> Problem requirements
Nothing but an exact copy is wanted here: the line with "L = '02320$221131'" and all the lines that follow it in the entries below.

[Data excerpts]
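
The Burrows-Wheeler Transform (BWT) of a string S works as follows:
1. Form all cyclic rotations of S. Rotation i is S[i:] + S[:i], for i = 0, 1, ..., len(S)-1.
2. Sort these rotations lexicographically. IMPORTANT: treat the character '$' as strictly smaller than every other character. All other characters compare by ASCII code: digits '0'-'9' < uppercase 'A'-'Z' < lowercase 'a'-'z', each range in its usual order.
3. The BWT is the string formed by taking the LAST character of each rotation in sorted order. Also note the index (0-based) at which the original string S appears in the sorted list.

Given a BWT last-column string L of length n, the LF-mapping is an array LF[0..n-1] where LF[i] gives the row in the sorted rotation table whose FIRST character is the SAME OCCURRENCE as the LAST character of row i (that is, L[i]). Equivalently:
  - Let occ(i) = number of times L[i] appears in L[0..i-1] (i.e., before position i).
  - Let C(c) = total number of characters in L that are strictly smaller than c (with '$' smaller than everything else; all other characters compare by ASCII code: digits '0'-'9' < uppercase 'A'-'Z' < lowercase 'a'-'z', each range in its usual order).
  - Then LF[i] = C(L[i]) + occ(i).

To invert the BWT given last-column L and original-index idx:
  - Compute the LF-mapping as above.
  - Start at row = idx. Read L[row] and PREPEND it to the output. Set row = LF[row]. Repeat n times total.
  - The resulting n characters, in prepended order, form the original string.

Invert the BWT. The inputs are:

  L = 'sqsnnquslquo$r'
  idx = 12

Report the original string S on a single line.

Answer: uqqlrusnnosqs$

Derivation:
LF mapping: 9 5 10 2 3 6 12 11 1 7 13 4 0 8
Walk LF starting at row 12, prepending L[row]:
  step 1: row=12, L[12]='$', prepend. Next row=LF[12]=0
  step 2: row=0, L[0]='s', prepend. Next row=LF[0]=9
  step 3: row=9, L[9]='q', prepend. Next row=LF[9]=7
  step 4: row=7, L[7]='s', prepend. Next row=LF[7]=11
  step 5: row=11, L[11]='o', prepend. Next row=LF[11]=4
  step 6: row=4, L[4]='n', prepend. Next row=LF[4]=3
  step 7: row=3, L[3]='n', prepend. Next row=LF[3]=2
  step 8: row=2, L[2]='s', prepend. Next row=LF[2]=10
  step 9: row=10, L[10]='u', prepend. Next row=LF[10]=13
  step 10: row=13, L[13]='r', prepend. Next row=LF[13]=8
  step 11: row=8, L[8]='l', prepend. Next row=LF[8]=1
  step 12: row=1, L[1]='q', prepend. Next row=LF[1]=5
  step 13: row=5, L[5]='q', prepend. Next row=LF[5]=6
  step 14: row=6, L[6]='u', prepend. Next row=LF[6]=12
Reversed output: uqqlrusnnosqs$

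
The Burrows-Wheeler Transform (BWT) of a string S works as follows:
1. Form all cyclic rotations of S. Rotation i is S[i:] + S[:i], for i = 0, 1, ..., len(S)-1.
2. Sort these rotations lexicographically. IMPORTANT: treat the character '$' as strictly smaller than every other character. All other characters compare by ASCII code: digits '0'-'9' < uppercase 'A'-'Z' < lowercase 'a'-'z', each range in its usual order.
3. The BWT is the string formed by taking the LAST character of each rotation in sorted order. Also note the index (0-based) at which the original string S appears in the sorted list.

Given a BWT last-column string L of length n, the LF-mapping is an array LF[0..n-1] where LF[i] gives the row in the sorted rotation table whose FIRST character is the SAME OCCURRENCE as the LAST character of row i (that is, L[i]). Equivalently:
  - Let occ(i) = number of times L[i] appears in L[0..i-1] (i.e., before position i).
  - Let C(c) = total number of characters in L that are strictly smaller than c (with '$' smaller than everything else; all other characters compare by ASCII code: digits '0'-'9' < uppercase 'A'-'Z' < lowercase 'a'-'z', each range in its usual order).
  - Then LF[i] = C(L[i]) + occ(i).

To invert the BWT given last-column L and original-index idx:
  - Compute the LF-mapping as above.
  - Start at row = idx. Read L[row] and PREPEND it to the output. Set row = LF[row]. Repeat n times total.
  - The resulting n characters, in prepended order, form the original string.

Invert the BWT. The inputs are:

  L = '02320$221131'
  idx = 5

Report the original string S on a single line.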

> Answer for the task
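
  L = '02320$221131'
  idx = 5

Report the original string S on a single line.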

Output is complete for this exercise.